**Task statement**
In the entries that follow, the line with "Answer: $-108600425510657884766$" opens the range and the line with "Answer: -1/103843 ≈ -9.6299e-6" closes it; repeat that range exactly, both lines included.

(Stored data entries)

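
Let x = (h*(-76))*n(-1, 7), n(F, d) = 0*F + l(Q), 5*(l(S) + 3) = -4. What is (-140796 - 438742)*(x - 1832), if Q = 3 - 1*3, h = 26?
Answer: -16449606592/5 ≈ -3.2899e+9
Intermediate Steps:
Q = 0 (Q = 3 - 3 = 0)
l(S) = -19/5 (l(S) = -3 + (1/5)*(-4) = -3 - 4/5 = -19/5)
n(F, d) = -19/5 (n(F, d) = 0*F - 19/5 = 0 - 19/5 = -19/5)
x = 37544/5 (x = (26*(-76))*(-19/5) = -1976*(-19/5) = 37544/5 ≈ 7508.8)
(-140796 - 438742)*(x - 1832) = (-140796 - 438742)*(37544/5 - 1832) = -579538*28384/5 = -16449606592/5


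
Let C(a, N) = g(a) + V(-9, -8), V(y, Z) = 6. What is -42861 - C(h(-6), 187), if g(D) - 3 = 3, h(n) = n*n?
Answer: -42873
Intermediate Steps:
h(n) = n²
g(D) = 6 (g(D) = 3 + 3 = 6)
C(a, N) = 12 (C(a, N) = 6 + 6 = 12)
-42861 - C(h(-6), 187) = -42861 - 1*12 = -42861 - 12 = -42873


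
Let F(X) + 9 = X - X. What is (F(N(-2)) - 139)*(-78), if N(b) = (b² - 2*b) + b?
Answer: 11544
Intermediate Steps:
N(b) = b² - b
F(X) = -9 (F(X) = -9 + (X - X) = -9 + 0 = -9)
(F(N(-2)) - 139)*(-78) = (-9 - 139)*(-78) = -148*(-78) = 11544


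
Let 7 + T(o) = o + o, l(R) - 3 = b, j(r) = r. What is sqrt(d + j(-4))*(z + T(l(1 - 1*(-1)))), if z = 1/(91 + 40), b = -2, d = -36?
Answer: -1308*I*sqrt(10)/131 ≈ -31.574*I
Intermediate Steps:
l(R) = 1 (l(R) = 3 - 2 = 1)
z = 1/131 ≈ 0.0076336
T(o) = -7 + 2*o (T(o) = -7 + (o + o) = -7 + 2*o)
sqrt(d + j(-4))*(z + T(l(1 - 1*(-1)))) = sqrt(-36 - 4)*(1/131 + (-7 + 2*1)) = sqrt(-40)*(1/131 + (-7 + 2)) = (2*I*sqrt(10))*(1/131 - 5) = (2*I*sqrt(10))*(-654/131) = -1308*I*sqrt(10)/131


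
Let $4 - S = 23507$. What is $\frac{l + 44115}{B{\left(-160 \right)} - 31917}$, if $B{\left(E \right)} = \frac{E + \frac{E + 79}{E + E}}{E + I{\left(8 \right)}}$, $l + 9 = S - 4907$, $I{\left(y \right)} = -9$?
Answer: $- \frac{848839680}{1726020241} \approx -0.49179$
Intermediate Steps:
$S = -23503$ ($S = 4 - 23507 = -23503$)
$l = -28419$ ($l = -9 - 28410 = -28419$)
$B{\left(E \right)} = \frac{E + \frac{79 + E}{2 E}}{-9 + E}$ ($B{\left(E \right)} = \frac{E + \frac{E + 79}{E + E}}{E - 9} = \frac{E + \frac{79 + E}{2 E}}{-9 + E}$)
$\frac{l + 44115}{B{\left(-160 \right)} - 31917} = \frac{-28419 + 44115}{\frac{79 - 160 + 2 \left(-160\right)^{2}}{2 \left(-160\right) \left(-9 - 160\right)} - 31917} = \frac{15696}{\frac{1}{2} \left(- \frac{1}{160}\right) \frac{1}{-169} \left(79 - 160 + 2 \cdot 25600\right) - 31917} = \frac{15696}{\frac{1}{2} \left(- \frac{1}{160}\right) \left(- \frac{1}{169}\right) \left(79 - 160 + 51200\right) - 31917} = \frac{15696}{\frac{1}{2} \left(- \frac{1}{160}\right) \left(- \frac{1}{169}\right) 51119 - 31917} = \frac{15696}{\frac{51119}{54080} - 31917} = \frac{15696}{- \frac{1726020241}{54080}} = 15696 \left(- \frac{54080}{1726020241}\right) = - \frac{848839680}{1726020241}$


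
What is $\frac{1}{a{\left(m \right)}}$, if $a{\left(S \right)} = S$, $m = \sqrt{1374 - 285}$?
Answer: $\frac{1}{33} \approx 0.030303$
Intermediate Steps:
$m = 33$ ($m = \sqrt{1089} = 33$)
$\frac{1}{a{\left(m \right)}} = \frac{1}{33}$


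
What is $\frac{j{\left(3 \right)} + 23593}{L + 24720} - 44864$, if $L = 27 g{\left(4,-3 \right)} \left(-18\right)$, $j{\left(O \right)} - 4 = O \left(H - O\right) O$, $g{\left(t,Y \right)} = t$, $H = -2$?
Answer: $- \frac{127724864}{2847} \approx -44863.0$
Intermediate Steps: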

---

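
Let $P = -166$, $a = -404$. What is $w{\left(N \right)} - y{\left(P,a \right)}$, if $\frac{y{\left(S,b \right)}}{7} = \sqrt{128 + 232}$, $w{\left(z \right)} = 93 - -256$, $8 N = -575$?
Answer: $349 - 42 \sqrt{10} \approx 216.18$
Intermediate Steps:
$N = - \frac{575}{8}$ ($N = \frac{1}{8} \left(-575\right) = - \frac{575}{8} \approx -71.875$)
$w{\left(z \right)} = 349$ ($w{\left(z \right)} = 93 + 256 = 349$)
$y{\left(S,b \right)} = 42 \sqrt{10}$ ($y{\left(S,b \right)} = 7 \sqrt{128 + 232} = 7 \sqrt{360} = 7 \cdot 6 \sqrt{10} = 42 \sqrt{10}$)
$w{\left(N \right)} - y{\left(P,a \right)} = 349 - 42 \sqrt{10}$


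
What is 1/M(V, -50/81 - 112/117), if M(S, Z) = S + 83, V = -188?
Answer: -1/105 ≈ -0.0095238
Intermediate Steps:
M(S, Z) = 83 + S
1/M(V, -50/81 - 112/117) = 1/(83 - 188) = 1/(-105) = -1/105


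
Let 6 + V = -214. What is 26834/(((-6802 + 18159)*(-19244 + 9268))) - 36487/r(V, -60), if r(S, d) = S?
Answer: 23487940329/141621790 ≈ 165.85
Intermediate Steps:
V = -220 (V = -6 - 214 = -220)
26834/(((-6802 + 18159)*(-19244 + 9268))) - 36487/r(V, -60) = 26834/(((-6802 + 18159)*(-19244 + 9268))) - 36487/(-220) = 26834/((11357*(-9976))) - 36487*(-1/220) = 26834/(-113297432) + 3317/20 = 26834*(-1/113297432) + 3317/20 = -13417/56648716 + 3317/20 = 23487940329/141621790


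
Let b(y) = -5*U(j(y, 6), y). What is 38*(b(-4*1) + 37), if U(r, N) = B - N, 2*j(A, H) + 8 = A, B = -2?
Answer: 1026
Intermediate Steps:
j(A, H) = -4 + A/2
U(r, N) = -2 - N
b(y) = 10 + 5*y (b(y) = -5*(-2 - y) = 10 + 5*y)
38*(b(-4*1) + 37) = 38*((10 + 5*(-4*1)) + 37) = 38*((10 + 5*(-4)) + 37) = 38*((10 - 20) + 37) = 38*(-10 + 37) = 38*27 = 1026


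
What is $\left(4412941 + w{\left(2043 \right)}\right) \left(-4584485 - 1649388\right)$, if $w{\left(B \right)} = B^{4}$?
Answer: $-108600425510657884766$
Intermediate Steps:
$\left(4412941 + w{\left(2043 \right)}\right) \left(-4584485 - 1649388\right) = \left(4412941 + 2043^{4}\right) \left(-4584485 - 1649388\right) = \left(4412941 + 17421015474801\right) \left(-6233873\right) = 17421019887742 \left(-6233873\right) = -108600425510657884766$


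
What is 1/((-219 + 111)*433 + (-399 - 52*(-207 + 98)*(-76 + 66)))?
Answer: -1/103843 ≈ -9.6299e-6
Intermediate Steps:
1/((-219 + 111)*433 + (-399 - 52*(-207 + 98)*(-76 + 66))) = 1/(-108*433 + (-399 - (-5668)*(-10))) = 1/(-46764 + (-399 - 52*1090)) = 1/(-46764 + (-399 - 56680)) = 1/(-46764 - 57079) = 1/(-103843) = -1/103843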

**Task result**
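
Answer: $-108600425510657884766$
Intermediate Steps:
$\left(4412941 + w{\left(2043 \right)}\right) \left(-4584485 - 1649388\right) = \left(4412941 + 2043^{4}\right) \left(-4584485 - 1649388\right) = \left(4412941 + 17421015474801\right) \left(-6233873\right) = 17421019887742 \left(-6233873\right) = -108600425510657884766$


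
What is 1/((-219 + 111)*433 + (-399 - 52*(-207 + 98)*(-76 + 66)))?
Answer: -1/103843 ≈ -9.6299e-6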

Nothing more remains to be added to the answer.